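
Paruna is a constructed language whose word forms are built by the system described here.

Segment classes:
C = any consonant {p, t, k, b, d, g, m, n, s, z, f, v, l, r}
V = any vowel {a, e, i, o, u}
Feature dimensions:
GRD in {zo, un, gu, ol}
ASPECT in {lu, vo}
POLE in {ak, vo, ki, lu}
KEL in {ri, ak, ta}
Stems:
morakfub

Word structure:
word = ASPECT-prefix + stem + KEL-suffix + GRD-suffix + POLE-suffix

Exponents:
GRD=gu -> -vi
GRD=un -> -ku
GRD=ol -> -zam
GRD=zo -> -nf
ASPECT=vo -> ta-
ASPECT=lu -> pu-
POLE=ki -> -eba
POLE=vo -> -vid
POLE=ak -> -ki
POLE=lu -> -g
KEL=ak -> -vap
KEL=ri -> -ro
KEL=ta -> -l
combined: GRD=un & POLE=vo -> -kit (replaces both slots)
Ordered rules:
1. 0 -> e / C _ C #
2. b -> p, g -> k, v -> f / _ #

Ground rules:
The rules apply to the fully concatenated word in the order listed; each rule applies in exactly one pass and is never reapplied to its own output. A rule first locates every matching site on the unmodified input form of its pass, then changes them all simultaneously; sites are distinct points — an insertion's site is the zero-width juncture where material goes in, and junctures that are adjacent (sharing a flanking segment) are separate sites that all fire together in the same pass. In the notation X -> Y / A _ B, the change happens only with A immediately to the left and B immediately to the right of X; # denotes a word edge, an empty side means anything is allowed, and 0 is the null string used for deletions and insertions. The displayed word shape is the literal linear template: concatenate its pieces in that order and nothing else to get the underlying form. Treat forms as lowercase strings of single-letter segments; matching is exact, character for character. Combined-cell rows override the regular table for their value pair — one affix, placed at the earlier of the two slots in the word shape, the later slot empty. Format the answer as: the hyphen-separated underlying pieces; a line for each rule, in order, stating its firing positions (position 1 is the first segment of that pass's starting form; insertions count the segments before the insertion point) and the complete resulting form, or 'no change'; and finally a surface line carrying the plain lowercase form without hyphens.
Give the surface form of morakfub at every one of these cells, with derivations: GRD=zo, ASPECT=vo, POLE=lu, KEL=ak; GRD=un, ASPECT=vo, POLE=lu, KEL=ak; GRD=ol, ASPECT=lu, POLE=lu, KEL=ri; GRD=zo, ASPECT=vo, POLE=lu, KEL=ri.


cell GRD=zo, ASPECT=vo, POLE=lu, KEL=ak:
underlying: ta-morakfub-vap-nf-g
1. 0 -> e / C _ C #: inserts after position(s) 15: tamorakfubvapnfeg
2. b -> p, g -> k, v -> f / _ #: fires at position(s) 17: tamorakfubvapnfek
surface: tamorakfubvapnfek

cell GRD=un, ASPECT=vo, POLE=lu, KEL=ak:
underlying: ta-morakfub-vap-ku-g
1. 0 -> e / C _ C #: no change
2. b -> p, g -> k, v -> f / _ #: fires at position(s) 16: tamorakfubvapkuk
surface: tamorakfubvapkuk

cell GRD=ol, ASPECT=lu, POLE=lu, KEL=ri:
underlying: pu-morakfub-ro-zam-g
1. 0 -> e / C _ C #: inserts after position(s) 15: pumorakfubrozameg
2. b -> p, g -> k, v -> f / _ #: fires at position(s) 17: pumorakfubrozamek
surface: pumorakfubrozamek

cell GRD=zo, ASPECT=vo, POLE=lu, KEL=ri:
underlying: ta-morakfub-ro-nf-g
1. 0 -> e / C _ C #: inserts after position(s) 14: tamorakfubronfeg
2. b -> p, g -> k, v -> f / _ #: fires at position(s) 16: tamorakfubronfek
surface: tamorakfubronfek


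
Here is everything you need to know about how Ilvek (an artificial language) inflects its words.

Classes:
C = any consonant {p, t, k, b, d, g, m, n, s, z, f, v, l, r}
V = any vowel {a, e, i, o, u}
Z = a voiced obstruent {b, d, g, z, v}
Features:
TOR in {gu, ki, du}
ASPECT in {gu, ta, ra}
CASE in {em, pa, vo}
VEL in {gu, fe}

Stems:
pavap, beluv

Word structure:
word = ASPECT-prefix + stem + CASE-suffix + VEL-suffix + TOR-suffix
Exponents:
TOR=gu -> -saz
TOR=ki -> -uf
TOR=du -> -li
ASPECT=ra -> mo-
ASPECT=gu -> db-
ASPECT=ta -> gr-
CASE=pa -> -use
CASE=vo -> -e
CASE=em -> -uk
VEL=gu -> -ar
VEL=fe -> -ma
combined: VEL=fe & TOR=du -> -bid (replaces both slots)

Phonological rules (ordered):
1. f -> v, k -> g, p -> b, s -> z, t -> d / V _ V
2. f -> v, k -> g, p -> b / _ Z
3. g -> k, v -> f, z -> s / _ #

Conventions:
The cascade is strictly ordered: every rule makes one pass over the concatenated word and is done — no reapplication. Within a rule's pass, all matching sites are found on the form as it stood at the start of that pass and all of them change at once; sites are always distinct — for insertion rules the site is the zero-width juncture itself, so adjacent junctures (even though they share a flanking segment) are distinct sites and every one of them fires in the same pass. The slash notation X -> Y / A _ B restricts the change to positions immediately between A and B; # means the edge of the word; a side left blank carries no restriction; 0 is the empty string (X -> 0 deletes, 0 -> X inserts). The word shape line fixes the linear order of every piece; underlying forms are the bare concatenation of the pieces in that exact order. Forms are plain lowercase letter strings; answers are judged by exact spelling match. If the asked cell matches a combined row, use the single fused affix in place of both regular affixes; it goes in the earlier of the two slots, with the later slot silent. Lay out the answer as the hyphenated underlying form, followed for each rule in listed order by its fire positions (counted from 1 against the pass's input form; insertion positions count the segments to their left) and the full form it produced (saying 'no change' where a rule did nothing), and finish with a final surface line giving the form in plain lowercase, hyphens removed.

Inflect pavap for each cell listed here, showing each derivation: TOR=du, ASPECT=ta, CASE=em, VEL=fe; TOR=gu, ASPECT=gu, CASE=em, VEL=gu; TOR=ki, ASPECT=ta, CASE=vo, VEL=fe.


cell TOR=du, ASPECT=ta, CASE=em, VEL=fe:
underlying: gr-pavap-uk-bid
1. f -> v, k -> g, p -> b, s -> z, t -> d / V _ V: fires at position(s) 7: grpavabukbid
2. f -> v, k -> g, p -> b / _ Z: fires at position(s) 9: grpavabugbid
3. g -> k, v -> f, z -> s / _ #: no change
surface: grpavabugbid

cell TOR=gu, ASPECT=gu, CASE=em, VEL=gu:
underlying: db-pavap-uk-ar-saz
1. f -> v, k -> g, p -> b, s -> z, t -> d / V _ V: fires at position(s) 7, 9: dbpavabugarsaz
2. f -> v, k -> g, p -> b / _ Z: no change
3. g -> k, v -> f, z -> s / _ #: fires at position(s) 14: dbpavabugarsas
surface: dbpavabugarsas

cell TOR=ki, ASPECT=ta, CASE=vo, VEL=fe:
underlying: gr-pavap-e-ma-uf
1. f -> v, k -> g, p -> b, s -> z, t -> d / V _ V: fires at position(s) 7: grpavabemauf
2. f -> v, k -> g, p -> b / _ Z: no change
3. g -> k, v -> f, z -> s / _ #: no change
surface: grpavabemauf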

* WHAT YOU ARE ASKED TO DO: Write out every line in the data that holds the string "both".

* RESPONSE BELOW:
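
combined: GRD=un & POLE=vo -> -kit (replaces both slots)
combined: VEL=fe & TOR=du -> -bid (replaces both slots)
The cascade is strictly ordered: every rule makes one pass over the concatenated word and is done — no reapplication. Within a rule's pass, all matching sites are found on the form as it stood at the start of that pass and all of them change at once; sites are always distinct — for insertion rules the site is the zero-width juncture itself, so adjacent junctures (even though they share a flanking segment) are distinct sites and every one of them fires in the same pass. The slash notation X -> Y / A _ B restricts the change to positions immediately between A and B; # means the edge of the word; a side left blank carries no restriction; 0 is the empty string (X -> 0 deletes, 0 -> X inserts). The word shape line fixes the linear order of every piece; underlying forms are the bare concatenation of the pieces in that exact order. Forms are plain lowercase letter strings; answers are judged by exact spelling match. If the asked cell matches a combined row, use the single fused affix in place of both regular affixes; it goes in the earlier of the two slots, with the later slot silent. Lay out the answer as the hyphenated underlying form, followed for each rule in listed order by its fire positions (counted from 1 against the pass's input form; insertion positions count the segments to their left) and the full form it produced (saying 'no change' where a rule did nothing), and finish with a final surface line giving the form in plain lowercase, hyphens removed.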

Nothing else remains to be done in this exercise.